--- PROVIDED DATA ---
------------------------------

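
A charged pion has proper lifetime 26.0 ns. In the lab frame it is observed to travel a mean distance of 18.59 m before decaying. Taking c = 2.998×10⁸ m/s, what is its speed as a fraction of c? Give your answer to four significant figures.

Let x = d/(cτ) = 18.59 m / (2.998×10⁸ m/s × 2.600×10^-8 s) = 2.3849. Since d = βγcτ, x = βγ = β/√(1−β²).
Solving: β² = x²/(1+x²) = 5.68775/6.68775 = 0.850473, so β = 0.9222.

0.9222c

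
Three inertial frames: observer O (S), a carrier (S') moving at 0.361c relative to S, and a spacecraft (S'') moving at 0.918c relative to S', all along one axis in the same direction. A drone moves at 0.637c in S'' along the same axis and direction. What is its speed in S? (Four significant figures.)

0.9911c

Compose velocities in two stages. Stage 1 (into S'): u₁ = (0.637+0.918)/(1+0.637×0.918) = 0.98122.
Stage 2 (into S): u = (0.98122+0.361)/(1+0.98122×0.361) = 0.99114, so the speed is 0.9911c.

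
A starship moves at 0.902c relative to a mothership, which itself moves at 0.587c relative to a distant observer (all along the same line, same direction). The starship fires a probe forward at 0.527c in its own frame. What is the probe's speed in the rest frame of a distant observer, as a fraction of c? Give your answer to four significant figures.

0.9917c

First combine the probe and starship (S''→S'): u₁ = (0.527 + 0.902)/(1 + 0.527×0.902) = 1.429/1.475354 = 0.96858.
Then combine with the mothership (S'→S): u = (0.96858 + 0.587)/(1 + 0.96858×0.587) = 1.55558/1.56855646 = 0.99173.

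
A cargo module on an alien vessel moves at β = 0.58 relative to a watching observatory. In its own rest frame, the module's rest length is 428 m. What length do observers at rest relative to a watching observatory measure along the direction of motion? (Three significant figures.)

γ = 1/√(1 − β²) = 1/√(1 − 0.3364) = 1/√0.6636 = 1/0.814616 = 1.2276.
Along the direction of motion the measured length is L₀/γ = 428/1.2276 = 349 m.

349 m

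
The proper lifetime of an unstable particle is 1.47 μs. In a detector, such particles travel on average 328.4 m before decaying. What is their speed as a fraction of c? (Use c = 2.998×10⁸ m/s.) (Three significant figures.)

d = βγcτ ⇒ βγ = d/(cτ) = 328.4 m / (440.706 m) = 0.74517.
β = (βγ)/√(1+(βγ)²) = 0.74517/√1.555278 = 0.598.

0.598c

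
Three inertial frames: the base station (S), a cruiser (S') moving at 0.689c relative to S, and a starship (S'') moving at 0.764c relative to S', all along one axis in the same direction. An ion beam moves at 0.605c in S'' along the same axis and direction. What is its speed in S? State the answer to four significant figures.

0.9879c

Compose velocities in two stages. Stage 1 (into S'): u₁ = (0.605+0.764)/(1+0.605×0.764) = 0.93625.
Stage 2 (into S): u = (0.93625+0.689)/(1+0.93625×0.689) = 0.98795, so the speed is 0.9879c.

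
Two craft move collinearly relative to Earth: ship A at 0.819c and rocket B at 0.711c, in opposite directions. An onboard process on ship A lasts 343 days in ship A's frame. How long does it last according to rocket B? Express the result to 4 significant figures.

1345 days

The velocity of ship A relative to rocket B is (0.819 + 0.711)c / (1 + 0.819×0.711) = 0.96694c; relative speed 0.96694c.
γ for this relative speed: γ = 1/√(1 − 0.934973) = 3.9215.
Ship A's interval is proper; time dilation gives Δt_B = γΔτ = 3.9215 × 343 days = 1345 days.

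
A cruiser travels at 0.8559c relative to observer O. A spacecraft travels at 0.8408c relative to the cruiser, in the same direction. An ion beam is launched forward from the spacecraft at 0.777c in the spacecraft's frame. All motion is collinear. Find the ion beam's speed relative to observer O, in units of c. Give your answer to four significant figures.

Compose velocities in two stages. Stage 1 (into S'): u₁ = (0.777+0.8408)/(1+0.777×0.8408) = 0.97853.
Stage 2 (into S): u = (0.97853+0.8559)/(1+0.97853×0.8559) = 0.99832, so the speed is 0.9983c.

0.9983c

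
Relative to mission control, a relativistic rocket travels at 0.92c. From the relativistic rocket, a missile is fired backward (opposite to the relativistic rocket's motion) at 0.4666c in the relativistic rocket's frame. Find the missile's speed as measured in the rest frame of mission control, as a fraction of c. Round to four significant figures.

In units of c, u = (u' + v)/(1 + u'v) with u' = −0.4666 and v = 0.92.
Numerator: −0.4666 + 0.92 = 0.4534. Denominator: 1 + (−0.4666)(0.92) = 0.570728.
u = 0.4534/0.570728 = 0.79442, so the speed is 0.7944c.

0.7944c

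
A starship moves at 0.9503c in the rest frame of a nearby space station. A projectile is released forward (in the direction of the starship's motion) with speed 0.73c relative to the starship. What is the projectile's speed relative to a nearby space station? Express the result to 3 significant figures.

0.992c

In units of c, u = (u' + v)/(1 + u'v) with u' = 0.73 and v = 0.9503.
Numerator: 0.73 + 0.9503 = 1.6803. Denominator: 1 + (0.73)(0.9503) = 1.693719.
u = 1.6803/1.693719 = 0.99208, so the speed is 0.992c.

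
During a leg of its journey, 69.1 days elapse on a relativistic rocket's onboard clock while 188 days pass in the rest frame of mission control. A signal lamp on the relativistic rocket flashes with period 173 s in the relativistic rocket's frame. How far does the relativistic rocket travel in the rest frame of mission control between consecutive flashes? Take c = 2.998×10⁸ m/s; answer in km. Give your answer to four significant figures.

1.312×10^8 km

γ = Δt/Δτ = 188/69.1 = 2.72069.
β = √(1 − 1/γ²) = 0.93. Lab-frame period = γτ = 2.72069×173 s = 470.68 s. Distance = βc × γτ = 0.93 × 2.998×10⁸ m/s × 470.68 s = 1.3123×10^11 m = 1.312×10^8 km.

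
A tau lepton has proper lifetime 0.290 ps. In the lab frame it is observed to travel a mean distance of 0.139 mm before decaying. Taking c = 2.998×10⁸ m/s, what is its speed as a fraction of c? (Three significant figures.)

d = βγcτ ⇒ βγ = d/(cτ) = 1.390×10^-4 m / (8.6942×10^-5 m) = 1.5988.
β = (βγ)/√(1+(βγ)²) = 1.5988/√3.55616 = 0.848.

0.848c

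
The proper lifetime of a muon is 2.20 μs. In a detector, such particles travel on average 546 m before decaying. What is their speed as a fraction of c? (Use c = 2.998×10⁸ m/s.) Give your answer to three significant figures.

Lab distance = (lab lifetime)·v = γτ·βc, so βγ = d/(cτ) = 546.0/(2.998×10⁸ × 2.200×10^-6) = 0.82782.
With βγ = 0.82782: γ² = 1 + (βγ)² = 1.685286, and β = (βγ)/γ = 0.82782/1.29819 = 0.638.

0.638c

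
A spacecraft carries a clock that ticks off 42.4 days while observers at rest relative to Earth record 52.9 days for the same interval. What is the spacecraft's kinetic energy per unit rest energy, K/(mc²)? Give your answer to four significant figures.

The time-dilation ratio gives γ = 52.9/42.4 = 1.24764.
Since K = (γ−1)mc², K/(mc²) = 1.24764 − 1 = 0.2476.

0.2476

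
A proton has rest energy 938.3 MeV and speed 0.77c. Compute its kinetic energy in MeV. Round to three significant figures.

With β = 0.77, γ = 1/√(1 − 0.77²) = 1/√0.4071 = 1.56729.
Kinetic energy: K = (γ − 1)mc² = (1.56729 − 1) × 938.3 MeV = 0.56729 × 938.3 = 532 MeV.

532 MeV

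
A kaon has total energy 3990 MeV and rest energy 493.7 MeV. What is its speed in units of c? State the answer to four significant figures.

0.9923c

γ = E/(mc²) = 3990/493.7 = 8.0818.
β = √(1 − 1/γ²) = √(1 − 0.0153103) = √0.9846897 = 0.9923.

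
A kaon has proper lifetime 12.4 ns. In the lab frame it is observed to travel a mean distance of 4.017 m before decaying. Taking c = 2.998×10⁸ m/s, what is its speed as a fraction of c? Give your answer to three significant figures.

Lab distance = (lab lifetime)·v = γτ·βc, so βγ = d/(cτ) = 4.017/(2.998×10⁸ × 1.240×10^-8) = 1.0806.
With βγ = 1.0806: γ² = 1 + (βγ)² = 2.1677, and β = (βγ)/γ = 1.0806/1.47231 = 0.734.

0.734c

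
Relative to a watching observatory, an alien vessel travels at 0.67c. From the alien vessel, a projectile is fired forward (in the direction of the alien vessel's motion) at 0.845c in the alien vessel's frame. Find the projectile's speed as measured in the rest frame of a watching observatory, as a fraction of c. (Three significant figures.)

In units of c, u = (u' + v)/(1 + u'v) with u' = 0.845 and v = 0.67.
Numerator: 0.845 + 0.67 = 1.515. Denominator: 1 + (0.845)(0.67) = 1.56615.
u = 1.515/1.56615 = 0.96734, so the speed is 0.967c.

0.967c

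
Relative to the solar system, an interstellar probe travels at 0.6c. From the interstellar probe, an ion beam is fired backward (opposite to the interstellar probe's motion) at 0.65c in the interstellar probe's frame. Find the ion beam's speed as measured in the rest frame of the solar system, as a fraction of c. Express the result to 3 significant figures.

0.0820c

In units of c, u = (u' + v)/(1 + u'v) with u' = −0.65 and v = 0.6.
Numerator: −0.65 + 0.6 = −0.05. Denominator: 1 + (−0.65)(0.6) = 0.61.
u = −0.05/0.61 = −0.081967, so the speed is 0.0820c.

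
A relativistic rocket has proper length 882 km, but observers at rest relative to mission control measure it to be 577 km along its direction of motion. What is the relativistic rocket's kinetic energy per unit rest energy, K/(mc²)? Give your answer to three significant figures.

0.529

From L = L₀/γ: γ = 882/577 = 1.5286.
Since K = (γ−1)mc², K/(mc²) = 1.5286 − 1 = 0.529.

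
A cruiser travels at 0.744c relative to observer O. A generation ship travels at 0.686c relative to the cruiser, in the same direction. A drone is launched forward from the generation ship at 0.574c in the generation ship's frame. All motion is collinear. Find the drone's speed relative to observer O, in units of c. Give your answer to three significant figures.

Compose velocities in two stages. Stage 1 (into S'): u₁ = (0.574+0.686)/(1+0.574×0.686) = 0.90403.
Stage 2 (into S): u = (0.90403+0.744)/(1+0.90403×0.744) = 0.98531, so the speed is 0.985c.

0.985c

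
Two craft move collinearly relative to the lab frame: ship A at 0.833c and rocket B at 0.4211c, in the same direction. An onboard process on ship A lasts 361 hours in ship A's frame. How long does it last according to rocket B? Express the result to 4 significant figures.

The velocity of ship A relative to rocket B is (0.833 − 0.4211)c / (1 − 0.833×0.4211) = 0.63445c; relative speed 0.63445c.
At |u| = 0.63445c, γ = (1 − 0.402527)^(−1/2) = 1.2937.
The clock on ship A records proper time, so rocket B measures Δt = γΔτ = 1.2937 × 361 = 467.0 hours.

467.0 hours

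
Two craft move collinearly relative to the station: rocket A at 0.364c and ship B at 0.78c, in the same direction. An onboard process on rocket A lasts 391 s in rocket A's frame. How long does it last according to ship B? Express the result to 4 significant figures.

Transform rocket A's velocity into ship B's frame: (0.364 − 0.78)/(1 − 0.364·0.78) = −0.416/0.71608, so the relative speed is 0.58094c.
γ for this relative speed: γ = 1/√(1 − 0.337491) = 1.2286.
Rocket A's interval is proper; time dilation gives Δt_B = γΔτ = 1.2286 × 391 s = 480.4 s.

480.4 s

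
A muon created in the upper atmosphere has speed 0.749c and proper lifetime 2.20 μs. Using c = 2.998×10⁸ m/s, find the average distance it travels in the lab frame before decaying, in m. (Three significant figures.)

746 m

γ = 1/√(1 − β²) = 1/√(1 − 0.561001) = 1/√0.438999 = 1/0.66257 = 1.5093.
Lab-frame lifetime: Δt = γτ = 1.5093 × 2.20 μs = 3.3205 μs.
Distance: d = vΔt = 0.749 × 2.998×10⁸ m/s × 3.3205×10^-6 s = 746 m.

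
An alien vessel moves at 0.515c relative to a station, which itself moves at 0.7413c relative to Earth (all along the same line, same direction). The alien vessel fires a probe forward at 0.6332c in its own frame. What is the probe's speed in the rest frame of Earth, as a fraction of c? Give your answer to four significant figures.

First combine the probe and alien vessel (S''→S'): u₁ = (0.6332 + 0.515)/(1 + 0.6332×0.515) = 1.1482/1.326098 = 0.86585.
Then combine with the station (S'→S): u = (0.86585 + 0.7413)/(1 + 0.86585×0.7413) = 1.60715/1.641854605 = 0.97886.

0.9789c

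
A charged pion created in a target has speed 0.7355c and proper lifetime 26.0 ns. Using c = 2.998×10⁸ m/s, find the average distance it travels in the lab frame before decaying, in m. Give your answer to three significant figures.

Lorentz factor: γ = (1 − 0.54096025)^(−1/2) = 1.476.
Lab-frame lifetime: Δt = γτ = 1.476 × 26.0 ns = 38.376 ns.
Distance: d = vΔt = 0.7355 × 2.998×10⁸ m/s × 3.8376×10^-8 s = 8.46 m.

8.46 m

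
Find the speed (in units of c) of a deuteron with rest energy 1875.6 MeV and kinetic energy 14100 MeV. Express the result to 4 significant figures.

0.9931c

K = (γ−1)mc², so γ = 1 + 14100/1875.6 = 8.5176.
Then v/c = √(1 − γ⁻²) = √(1 − 0.0137837) = √0.9862163 = 0.9931.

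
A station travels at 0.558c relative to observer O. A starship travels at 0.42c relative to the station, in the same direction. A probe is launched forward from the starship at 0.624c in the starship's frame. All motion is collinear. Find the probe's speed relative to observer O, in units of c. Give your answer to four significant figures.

0.9477c

Compose velocities in two stages. Stage 1 (into S'): u₁ = (0.624+0.42)/(1+0.624×0.42) = 0.82721.
Stage 2 (into S): u = (0.82721+0.558)/(1+0.82721×0.558) = 0.94775, so the speed is 0.9477c.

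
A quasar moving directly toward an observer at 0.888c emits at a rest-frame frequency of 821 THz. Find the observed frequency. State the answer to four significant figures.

3371 THz

Relativistic Doppler (source moving toward): f_obs = f_src · √((1+β)/(1−β)).
With β = 0.888: factor = √(1.888/0.112) = 4.1057.
f_obs = 821 × 4.1057 = 3371 THz.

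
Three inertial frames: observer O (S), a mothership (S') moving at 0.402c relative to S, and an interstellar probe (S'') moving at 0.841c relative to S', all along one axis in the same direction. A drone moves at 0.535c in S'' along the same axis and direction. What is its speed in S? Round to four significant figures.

0.9779c

Compose velocities in two stages. Stage 1 (into S'): u₁ = (0.535+0.841)/(1+0.535×0.841) = 0.94901.
Stage 2 (into S): u = (0.94901+0.402)/(1+0.94901×0.402) = 0.97793, so the speed is 0.9779c.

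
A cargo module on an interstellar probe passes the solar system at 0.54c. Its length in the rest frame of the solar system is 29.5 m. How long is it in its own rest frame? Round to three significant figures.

γ = 1/√(1 − β²) = 1/√(1 − 0.2916) = 1/√0.7084 = 1/0.841665 = 1.1881.
Proper length: L₀ = γ·L = 1.1881 × 29.5 = 35.0 m.

35.0 m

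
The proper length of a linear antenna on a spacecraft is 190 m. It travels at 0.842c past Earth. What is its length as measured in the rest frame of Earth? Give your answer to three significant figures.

103 m

Lorentz factor: γ = (1 − 0.708964)^(−1/2) = 1.8536.
Along the direction of motion the measured length is L₀/γ = 190/1.8536 = 103 m.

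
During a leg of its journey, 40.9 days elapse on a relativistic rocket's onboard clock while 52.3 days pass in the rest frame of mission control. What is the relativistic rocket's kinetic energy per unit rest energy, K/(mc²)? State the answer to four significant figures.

From Δt = γΔτ: γ = 52.3/40.9 = 1.27873.
Since K = (γ−1)mc², K/(mc²) = 1.27873 − 1 = 0.2787.

0.2787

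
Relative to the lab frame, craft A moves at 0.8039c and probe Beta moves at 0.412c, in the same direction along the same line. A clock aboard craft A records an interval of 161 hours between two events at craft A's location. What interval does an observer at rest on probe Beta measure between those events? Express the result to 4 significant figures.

Speed of craft A in probe Beta's frame: u = (v_A − v_B)/(1 − v_A v_B/c²) = (0.8039 − 0.412)/(1 − 0.8039×0.412) = 0.3919/0.6687932 = 0.58598; |u| = 0.58598c.
At |u| = 0.58598c, γ = (1 − 0.343373)^(−1/2) = 1.2341.
The clock on craft A records proper time, so probe Beta measures Δt = γΔτ = 1.2341 × 161 = 198.7 hours.

198.7 hours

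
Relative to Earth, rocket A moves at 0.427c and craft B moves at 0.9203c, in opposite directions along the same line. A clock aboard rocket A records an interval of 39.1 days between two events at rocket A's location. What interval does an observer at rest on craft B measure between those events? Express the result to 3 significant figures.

Transform rocket A's velocity into craft B's frame: (0.427 + 0.9203)/(1 + 0.427·0.9203) = 1.3473/1.3929681, so the relative speed is 0.96722c.
γ for this relative speed: γ = 1/√(1 − 0.935515) = 3.938.
The clock on rocket A records proper time, so craft B measures Δt = γΔτ = 3.938 × 39.1 = 154 days.

154 days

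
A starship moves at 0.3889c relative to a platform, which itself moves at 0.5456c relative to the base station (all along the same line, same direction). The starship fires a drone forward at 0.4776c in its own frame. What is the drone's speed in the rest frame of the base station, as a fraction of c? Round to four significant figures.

Apply u = (u'+v)/(1+u'v) twice. Drone in the platform frame: (0.4776+0.3889)/(1+0.4776·0.3889) = 0.8665/1.18573864 = 0.73077c.
That velocity, transformed to the rest frame of the base station: (0.73077+0.5456)/(1+0.73077·0.5456) = 1.27637/1.398708112 = 0.91253c.

0.9125c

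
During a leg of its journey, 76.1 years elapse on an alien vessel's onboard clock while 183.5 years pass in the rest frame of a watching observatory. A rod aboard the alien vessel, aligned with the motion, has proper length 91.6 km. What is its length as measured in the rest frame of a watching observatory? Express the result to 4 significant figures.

γ = Δt/Δτ = 183.5/76.1 = 2.4113.
L = L₀/γ = 91.6/2.4113 = 37.99 km.

37.99 km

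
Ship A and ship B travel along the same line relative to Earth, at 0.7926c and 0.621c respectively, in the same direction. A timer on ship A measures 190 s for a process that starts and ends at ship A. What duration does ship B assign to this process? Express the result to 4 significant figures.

201.9 s

Speed of ship A in ship B's frame: u = (v_A − v_B)/(1 − v_A v_B/c²) = (0.7926 − 0.621)/(1 − 0.7926×0.621) = 0.1716/0.5077954 = 0.33793; |u| = 0.33793c.
γ for this relative speed: γ = 1/√(1 − 0.114197) = 1.0625.
Ship A's interval is proper; time dilation gives Δt_B = γΔτ = 1.0625 × 190 s = 201.9 s.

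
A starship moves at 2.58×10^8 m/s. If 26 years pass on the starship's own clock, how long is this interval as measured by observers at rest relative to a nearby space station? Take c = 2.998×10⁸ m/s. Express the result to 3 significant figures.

β = v/c = (2.58×10^8 m/s)/(2.998×10⁸ m/s) = 0.860574.
With β = 0.860574, γ = 1/√(1 − 0.860574²) = 1/√0.2594124 = 1.9634.
Time dilation: Δt = γ·Δτ = 1.9634 × 26 = 51.0 years.

51.0 years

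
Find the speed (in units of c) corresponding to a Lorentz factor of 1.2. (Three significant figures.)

0.553c

β = √(1 − 1/γ²) = √(1 − 1/1.44) = √0.305556 = 0.553.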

------------------------------

--- WHAT THE TASK REQUIRES ---
Reproduce the listing from the "Find the speed (in units of c) corresponding" line onward, verbatim.

--- OUTPUT OF THE EXERCISE ---
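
Find the speed (in units of c) corresponding to a Lorentz factor of 1.2. (Three significant figures.)

0.553c

β = √(1 − 1/γ²) = √(1 − 1/1.44) = √0.305556 = 0.553.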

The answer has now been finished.